BEGIN Material shown

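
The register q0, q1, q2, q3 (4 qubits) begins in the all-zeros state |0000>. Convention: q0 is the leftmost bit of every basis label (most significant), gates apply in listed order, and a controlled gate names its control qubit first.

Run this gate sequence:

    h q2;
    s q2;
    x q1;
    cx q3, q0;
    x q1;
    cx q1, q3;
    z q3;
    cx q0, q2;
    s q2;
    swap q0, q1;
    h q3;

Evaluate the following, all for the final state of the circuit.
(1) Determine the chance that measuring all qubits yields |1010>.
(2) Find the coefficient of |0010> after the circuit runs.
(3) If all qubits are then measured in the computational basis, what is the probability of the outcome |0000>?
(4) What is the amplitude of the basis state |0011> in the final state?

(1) A full measurement returns |1010> with probability 0.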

END Material shown

Your task: Repeat the records verbatim, every one of them.

Reply:
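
The register q0, q1, q2, q3 (4 qubits) begins in the all-zeros state |0000>. Convention: q0 is the leftmost bit of every basis label (most significant), gates apply in listed order, and a controlled gate names its control qubit first.

Run this gate sequence:

    h q2;
    s q2;
    x q1;
    cx q3, q0;
    x q1;
    cx q1, q3;
    z q3;
    cx q0, q2;
    s q2;
    swap q0, q1;
    h q3;

Evaluate the following, all for the final state of the circuit.
(1) Determine the chance that measuring all qubits yields |1010>.
(2) Find the coefficient of |0010> after the circuit runs.
(3) If all qubits are then measured in the computational basis, what is the probability of the outcome |0000>?
(4) What is the amplitude of the basis state |0011> in the final state?

(1) A full measurement returns |1010> with probability 0.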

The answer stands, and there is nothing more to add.